▸ What you have to do
Output only the lines of the entries that follow, starting at the one with "GRASP --SIG_FULL--> GRASP" and running down to the one with "PATROL --SIG_FAIL--> GRASP", both included and unchanged.

※

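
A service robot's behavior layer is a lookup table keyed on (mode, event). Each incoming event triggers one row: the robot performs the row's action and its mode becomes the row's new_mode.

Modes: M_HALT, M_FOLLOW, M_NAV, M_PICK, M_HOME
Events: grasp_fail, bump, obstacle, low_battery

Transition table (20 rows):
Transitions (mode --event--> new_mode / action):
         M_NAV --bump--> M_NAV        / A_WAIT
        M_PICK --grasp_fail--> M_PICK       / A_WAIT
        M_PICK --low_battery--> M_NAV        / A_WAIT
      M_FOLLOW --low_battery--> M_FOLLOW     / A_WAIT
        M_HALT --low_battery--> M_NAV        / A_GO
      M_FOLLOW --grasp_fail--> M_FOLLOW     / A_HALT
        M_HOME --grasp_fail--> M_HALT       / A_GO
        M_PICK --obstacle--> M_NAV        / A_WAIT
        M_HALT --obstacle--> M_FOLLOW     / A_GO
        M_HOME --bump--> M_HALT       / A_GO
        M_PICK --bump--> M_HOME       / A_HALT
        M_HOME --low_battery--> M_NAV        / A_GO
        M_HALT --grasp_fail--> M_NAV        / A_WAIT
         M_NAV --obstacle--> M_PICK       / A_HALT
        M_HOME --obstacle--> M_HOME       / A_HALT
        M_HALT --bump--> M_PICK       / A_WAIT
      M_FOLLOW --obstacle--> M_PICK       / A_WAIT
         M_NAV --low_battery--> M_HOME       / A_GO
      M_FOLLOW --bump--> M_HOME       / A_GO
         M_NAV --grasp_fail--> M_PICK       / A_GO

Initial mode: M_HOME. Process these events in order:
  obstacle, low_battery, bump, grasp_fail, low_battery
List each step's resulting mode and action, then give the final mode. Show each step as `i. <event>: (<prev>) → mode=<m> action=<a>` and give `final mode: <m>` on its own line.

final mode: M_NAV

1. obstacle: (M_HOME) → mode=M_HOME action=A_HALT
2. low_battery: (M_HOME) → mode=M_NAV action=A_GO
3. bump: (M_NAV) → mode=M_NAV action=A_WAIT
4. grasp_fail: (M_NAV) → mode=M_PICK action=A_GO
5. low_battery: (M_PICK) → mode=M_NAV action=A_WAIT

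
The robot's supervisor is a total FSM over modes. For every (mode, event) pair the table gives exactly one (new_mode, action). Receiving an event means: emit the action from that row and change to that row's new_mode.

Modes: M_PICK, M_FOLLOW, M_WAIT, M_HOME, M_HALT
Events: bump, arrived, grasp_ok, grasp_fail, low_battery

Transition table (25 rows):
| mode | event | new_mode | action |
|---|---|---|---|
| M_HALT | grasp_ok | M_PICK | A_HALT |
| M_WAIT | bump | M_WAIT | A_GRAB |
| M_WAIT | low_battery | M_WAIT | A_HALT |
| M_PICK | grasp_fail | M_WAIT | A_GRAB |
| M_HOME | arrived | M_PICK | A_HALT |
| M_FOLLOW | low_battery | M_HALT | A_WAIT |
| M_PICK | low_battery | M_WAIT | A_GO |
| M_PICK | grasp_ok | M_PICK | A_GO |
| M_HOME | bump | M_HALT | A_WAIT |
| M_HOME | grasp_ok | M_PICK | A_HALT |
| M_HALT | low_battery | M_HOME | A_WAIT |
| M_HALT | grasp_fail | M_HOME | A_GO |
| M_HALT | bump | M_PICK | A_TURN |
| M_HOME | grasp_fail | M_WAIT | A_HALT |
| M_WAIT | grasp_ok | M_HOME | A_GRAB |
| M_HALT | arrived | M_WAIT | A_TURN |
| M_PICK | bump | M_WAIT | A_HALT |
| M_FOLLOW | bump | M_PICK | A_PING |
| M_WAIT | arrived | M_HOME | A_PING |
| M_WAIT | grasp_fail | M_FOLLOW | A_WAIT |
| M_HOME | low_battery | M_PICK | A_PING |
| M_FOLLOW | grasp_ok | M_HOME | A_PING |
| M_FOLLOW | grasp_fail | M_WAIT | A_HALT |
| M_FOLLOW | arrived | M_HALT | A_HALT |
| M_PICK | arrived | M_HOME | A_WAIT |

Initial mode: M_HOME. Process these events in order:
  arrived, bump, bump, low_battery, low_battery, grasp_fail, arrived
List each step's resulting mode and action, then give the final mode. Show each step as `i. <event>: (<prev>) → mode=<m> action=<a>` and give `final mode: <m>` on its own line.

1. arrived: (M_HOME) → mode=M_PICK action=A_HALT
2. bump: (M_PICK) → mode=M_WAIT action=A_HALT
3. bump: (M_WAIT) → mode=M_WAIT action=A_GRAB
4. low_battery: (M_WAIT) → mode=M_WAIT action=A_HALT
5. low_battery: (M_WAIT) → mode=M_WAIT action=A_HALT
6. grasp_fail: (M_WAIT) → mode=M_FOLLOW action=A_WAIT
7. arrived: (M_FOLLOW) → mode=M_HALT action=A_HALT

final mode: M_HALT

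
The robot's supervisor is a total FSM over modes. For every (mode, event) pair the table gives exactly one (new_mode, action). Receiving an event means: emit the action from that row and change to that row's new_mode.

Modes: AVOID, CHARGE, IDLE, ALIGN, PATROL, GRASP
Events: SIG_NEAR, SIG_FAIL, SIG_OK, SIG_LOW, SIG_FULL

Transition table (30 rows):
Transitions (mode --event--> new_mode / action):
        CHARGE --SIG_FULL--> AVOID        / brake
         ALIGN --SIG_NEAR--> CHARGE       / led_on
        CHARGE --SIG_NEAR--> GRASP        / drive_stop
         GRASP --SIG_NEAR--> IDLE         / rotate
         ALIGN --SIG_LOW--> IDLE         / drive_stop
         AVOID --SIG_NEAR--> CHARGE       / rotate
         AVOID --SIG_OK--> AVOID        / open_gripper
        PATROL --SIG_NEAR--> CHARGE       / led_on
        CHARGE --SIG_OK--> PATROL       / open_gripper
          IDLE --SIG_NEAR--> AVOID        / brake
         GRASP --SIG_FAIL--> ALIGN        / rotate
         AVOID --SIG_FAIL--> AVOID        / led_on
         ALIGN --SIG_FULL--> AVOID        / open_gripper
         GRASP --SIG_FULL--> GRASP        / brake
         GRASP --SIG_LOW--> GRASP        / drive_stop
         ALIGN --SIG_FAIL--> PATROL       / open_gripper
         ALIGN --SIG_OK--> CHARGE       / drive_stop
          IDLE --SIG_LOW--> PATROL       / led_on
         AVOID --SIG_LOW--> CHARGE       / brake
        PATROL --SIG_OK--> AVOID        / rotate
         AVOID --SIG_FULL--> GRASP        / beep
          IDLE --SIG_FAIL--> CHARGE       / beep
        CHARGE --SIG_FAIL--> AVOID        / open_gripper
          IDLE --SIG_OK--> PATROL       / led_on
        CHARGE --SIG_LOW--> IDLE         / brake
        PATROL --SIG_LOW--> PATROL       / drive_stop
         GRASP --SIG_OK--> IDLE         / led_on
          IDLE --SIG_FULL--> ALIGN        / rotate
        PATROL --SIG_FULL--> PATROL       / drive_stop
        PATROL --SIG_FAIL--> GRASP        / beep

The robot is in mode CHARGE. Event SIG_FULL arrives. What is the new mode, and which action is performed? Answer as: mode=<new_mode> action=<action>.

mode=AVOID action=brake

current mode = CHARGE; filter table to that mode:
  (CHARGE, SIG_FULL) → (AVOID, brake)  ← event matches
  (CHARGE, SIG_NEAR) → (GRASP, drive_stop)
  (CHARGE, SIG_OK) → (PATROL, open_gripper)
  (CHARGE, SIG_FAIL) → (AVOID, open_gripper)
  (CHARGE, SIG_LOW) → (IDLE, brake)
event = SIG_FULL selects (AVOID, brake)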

※

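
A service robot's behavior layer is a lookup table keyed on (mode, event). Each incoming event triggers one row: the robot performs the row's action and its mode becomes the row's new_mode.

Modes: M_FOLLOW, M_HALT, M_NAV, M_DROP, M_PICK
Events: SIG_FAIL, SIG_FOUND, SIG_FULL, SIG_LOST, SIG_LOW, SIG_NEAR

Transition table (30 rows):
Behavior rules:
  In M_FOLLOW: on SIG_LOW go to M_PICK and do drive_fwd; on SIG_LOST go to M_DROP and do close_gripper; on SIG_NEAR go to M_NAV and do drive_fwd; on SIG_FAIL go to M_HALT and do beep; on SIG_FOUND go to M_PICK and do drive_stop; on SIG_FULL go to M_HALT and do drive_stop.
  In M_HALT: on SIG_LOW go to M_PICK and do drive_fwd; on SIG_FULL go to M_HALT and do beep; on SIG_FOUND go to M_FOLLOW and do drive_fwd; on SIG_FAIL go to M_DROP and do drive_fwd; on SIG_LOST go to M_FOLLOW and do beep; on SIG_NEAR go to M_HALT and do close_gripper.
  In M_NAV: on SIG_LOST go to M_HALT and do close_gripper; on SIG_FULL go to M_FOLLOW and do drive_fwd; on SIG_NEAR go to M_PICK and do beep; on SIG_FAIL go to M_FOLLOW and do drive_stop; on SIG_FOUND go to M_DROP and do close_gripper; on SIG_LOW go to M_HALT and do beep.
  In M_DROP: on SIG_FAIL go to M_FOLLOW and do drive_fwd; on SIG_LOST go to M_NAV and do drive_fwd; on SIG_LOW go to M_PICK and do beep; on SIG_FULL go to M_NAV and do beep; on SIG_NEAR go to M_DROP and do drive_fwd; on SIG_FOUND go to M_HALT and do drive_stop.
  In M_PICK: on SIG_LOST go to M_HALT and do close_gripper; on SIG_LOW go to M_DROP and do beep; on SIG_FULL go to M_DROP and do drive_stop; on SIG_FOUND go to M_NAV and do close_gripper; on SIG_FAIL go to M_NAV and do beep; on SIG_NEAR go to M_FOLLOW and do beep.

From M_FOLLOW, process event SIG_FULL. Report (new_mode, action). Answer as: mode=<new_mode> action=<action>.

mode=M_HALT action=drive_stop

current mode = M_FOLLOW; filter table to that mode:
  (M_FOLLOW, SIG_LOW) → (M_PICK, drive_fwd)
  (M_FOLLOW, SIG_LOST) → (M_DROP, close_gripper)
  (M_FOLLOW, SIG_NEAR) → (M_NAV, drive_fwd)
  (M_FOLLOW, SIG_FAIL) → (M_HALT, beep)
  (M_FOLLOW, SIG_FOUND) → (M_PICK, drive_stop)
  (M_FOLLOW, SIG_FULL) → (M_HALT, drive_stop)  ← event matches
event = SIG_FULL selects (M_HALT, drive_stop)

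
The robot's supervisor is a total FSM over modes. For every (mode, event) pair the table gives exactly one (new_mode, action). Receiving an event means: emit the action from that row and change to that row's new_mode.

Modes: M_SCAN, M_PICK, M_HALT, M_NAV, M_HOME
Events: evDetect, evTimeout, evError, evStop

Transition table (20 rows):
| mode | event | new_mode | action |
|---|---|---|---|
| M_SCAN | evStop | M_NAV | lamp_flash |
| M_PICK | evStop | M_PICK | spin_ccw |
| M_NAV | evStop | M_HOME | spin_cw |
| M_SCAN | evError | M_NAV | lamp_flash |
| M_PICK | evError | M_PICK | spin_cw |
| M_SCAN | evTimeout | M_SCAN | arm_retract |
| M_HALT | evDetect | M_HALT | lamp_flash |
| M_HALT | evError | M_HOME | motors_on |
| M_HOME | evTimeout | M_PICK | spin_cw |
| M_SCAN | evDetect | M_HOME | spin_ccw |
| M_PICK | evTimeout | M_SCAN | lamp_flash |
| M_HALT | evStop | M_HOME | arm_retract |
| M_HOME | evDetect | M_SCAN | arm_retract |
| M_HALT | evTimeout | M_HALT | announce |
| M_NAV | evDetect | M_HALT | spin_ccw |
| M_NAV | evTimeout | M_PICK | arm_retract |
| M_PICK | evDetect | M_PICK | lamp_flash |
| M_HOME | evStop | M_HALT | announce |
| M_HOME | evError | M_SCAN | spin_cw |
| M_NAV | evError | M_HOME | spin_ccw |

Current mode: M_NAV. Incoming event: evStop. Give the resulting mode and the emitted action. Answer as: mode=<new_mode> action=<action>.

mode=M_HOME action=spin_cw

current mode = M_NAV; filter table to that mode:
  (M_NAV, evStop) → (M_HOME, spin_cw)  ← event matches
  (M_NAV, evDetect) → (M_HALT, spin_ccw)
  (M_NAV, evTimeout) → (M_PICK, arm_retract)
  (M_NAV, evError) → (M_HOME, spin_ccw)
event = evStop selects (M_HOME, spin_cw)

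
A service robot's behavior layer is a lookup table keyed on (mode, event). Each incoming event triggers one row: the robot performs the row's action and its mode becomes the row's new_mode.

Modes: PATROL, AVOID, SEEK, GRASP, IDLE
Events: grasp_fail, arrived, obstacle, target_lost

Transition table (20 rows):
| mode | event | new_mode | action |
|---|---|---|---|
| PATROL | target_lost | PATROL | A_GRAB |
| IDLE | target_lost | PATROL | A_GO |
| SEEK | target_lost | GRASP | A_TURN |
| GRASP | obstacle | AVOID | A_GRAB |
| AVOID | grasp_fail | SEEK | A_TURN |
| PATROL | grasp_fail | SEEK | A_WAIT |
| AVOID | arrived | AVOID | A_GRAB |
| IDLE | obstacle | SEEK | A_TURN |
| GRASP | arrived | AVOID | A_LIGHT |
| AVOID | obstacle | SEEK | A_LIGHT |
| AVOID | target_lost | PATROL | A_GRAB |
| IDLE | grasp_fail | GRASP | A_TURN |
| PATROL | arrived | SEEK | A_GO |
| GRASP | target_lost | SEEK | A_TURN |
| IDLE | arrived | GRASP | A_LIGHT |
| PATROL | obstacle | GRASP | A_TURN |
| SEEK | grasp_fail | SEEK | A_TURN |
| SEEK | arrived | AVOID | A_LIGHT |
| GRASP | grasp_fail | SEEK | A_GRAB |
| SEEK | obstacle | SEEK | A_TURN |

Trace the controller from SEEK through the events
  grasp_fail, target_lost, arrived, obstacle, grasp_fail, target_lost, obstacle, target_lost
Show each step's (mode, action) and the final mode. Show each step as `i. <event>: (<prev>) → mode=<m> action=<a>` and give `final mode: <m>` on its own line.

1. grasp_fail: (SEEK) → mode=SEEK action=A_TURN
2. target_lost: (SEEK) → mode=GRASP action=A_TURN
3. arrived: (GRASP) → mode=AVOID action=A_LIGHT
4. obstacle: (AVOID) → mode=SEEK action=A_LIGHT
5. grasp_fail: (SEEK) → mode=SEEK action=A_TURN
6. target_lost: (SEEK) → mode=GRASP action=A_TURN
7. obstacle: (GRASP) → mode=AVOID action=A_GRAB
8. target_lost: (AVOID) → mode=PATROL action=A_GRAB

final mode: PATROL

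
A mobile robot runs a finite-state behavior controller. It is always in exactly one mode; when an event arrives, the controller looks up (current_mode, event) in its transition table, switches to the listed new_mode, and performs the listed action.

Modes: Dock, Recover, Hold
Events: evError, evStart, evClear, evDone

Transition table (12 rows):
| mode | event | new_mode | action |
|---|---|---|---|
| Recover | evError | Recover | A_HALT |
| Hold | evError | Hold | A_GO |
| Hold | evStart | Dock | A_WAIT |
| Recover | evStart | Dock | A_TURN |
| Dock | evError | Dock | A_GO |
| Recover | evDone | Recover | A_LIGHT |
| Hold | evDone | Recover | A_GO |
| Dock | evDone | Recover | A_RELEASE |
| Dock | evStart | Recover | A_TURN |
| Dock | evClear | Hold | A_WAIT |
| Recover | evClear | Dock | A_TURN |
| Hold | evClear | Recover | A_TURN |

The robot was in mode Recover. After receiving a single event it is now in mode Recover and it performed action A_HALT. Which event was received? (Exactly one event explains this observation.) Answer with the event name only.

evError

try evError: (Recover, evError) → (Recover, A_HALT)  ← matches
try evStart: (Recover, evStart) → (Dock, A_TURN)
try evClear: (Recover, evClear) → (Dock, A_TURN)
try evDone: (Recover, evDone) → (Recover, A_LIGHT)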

※

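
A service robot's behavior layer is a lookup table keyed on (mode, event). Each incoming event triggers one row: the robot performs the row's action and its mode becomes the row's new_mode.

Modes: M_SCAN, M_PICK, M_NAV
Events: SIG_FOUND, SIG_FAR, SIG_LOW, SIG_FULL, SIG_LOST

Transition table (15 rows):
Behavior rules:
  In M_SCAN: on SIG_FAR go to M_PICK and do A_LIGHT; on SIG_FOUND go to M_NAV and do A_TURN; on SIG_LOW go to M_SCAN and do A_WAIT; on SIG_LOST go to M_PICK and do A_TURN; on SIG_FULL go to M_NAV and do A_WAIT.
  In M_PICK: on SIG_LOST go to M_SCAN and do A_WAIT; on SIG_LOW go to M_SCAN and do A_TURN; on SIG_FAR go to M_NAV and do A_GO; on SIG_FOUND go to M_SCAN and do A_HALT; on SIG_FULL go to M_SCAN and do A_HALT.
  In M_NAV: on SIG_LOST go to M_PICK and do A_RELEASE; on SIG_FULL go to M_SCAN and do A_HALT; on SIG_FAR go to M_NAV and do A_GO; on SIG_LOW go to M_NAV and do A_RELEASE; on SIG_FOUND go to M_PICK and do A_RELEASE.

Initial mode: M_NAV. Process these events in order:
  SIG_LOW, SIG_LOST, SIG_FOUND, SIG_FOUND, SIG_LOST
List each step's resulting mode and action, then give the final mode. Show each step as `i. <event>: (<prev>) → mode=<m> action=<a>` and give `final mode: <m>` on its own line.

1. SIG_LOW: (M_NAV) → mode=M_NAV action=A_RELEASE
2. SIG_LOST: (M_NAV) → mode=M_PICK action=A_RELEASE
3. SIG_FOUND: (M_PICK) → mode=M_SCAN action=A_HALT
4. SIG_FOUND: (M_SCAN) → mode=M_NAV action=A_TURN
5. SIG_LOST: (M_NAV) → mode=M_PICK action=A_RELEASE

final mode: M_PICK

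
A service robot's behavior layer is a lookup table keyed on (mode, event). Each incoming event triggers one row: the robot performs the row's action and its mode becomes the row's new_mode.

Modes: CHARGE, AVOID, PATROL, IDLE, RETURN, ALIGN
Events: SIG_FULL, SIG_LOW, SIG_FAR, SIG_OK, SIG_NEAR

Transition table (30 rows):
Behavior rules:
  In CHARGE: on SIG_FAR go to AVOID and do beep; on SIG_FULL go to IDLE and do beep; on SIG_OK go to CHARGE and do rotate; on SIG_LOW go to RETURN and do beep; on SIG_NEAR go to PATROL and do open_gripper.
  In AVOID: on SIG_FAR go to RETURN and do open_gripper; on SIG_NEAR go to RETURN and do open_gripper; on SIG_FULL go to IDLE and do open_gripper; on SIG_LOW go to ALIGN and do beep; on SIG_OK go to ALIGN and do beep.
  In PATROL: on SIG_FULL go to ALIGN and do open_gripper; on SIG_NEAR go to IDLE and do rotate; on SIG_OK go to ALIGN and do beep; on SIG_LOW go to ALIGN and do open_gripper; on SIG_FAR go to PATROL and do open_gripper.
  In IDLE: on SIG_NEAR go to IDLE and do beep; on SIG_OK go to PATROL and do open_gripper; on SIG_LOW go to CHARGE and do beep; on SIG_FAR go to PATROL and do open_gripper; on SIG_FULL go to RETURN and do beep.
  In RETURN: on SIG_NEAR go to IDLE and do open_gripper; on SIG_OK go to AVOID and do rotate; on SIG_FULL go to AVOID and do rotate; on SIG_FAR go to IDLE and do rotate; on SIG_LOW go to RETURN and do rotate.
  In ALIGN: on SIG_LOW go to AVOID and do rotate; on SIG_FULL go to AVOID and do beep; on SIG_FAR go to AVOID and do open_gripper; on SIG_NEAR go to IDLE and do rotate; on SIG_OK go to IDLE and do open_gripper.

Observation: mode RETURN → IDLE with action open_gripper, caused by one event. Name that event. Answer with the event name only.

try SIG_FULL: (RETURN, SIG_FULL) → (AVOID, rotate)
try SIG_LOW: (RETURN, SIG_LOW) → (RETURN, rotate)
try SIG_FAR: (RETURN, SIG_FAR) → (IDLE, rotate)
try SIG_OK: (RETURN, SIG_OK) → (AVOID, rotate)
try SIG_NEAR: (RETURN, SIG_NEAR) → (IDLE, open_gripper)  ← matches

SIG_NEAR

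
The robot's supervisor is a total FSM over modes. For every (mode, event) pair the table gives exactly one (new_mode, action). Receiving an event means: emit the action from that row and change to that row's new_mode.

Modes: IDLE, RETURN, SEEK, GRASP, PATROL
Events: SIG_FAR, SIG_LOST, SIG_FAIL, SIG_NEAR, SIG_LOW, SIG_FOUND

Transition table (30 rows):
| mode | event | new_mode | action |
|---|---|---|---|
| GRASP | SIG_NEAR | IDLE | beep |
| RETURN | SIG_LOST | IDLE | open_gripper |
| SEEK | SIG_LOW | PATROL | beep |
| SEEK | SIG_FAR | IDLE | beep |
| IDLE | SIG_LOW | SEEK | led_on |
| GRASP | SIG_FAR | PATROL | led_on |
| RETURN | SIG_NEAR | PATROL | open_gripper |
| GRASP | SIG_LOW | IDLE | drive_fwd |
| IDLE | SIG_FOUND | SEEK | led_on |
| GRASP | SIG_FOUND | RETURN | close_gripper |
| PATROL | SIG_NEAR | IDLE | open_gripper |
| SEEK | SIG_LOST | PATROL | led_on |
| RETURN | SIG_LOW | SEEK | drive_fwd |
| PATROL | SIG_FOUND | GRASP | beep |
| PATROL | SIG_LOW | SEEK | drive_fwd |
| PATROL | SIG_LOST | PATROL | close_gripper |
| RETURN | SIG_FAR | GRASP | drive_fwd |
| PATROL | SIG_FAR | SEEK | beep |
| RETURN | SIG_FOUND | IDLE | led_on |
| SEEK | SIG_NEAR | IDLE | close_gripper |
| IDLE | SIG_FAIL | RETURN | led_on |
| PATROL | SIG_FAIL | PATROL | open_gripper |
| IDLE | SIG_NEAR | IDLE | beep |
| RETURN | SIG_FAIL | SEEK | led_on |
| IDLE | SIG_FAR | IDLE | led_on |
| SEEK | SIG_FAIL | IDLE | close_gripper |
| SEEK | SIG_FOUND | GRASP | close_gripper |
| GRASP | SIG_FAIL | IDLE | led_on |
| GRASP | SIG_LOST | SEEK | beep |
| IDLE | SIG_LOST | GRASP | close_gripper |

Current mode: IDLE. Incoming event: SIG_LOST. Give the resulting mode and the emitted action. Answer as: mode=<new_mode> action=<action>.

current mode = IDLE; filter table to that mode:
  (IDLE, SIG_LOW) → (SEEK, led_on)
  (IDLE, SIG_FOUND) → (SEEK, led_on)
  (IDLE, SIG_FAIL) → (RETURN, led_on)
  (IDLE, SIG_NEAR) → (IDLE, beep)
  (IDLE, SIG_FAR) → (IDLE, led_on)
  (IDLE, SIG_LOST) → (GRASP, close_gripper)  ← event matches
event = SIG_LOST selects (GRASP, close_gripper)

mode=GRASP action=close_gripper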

※

▸ Answer box
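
         GRASP --SIG_FULL--> GRASP        / brake
         GRASP --SIG_LOW--> GRASP        / drive_stop
         ALIGN --SIG_FAIL--> PATROL       / open_gripper
         ALIGN --SIG_OK--> CHARGE       / drive_stop
          IDLE --SIG_LOW--> PATROL       / led_on
         AVOID --SIG_LOW--> CHARGE       / brake
        PATROL --SIG_OK--> AVOID        / rotate
         AVOID --SIG_FULL--> GRASP        / beep
          IDLE --SIG_FAIL--> CHARGE       / beep
        CHARGE --SIG_FAIL--> AVOID        / open_gripper
          IDLE --SIG_OK--> PATROL       / led_on
        CHARGE --SIG_LOW--> IDLE         / brake
        PATROL --SIG_LOW--> PATROL       / drive_stop
         GRASP --SIG_OK--> IDLE         / led_on
          IDLE --SIG_FULL--> ALIGN        / rotate
        PATROL --SIG_FULL--> PATROL       / drive_stop
        PATROL --SIG_FAIL--> GRASP        / beep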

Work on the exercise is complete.